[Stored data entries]
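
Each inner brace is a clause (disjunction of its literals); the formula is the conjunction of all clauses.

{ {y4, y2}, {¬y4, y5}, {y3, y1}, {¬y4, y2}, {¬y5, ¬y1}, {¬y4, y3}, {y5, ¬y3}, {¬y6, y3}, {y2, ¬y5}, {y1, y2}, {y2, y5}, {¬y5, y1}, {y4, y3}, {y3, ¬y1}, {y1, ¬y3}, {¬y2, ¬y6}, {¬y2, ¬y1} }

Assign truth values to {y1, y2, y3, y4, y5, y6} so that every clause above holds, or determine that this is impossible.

UNSATISFIABLE

Branch on y4: set y4 = True.
From the singleton clause (y5), y5 = True.
From the singleton clause (y2), y2 = True.
From the singleton clause (¬y1), y1 = False.
But (y1) is also a unit clause — contradiction.
That branch fails; take y4 = False instead.
From the singleton clause (y2), y2 = True.
From the singleton clause (y3), y3 = True.
From the singleton clause (y5), y5 = True.
From the singleton clause (¬y1), y1 = False.
But (y1) is also a unit clause — contradiction.
Both values of y4 lead to a conflict.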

What the task asks:
Give back the data above word for word.

Your response:
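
Each inner brace is a clause (disjunction of its literals); the formula is the conjunction of all clauses.

{ {y4, y2}, {¬y4, y5}, {y3, y1}, {¬y4, y2}, {¬y5, ¬y1}, {¬y4, y3}, {y5, ¬y3}, {¬y6, y3}, {y2, ¬y5}, {y1, y2}, {y2, y5}, {¬y5, y1}, {y4, y3}, {y3, ¬y1}, {y1, ¬y3}, {¬y2, ¬y6}, {¬y2, ¬y1} }

Assign truth values to {y1, y2, y3, y4, y5, y6} so that every clause above holds, or determine that this is impossible.

UNSATISFIABLE

Branch on y4: set y4 = True.
From the singleton clause (y5), y5 = True.
From the singleton clause (y2), y2 = True.
From the singleton clause (¬y1), y1 = False.
But (y1) is also a unit clause — contradiction.
That branch fails; take y4 = False instead.
From the singleton clause (y2), y2 = True.
From the singleton clause (y3), y3 = True.
From the singleton clause (y5), y5 = True.
From the singleton clause (¬y1), y1 = False.
But (y1) is also a unit clause — contradiction.
Both values of y4 lead to a conflict.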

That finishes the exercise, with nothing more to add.